%%

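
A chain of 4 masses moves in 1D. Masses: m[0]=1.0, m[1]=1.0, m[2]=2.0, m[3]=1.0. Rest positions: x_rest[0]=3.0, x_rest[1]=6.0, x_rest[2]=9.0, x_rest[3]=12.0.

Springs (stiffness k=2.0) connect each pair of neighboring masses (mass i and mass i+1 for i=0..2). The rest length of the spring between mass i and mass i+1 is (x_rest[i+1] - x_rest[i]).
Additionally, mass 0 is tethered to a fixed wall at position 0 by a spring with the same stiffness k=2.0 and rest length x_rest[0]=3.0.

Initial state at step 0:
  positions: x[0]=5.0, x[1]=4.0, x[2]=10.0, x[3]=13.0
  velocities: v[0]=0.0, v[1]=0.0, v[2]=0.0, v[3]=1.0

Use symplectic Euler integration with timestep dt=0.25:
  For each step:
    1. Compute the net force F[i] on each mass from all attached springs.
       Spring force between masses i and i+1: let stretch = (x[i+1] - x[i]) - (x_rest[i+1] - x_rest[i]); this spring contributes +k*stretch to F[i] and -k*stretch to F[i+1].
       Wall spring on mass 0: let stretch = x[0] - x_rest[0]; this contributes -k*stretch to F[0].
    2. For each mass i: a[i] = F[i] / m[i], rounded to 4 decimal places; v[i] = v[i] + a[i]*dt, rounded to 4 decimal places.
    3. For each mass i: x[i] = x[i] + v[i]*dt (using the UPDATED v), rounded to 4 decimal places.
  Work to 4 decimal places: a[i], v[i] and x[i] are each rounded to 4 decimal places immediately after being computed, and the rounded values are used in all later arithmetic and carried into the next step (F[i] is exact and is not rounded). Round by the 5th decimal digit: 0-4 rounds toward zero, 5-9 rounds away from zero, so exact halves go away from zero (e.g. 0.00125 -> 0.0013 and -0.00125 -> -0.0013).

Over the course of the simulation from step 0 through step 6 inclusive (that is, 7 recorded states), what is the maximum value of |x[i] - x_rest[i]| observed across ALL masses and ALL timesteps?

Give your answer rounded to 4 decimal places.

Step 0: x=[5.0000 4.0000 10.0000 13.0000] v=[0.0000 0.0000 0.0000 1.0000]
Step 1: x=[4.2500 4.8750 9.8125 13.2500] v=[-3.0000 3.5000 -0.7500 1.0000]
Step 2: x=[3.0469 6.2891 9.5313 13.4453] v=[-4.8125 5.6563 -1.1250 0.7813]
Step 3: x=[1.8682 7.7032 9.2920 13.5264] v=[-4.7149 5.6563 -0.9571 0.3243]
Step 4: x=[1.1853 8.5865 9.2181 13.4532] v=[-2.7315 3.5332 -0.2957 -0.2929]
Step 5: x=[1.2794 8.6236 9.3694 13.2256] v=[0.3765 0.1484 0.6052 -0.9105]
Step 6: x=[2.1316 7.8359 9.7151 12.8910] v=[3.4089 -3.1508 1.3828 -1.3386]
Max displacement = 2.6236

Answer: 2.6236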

%%

== TASK INSTRUCTIONS ==
Above are the records; copy each line from them that includes the string "contributes".

== RESPONSE TO THIS TASK ==
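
       Spring force between masses i and i+1: let stretch = (x[i+1] - x[i]) - (x_rest[i+1] - x_rest[i]); this spring contributes +k*stretch to F[i] and -k*stretch to F[i+1].
       Wall spring on mass 0: let stretch = x[0] - x_rest[0]; this contributes -k*stretch to F[0].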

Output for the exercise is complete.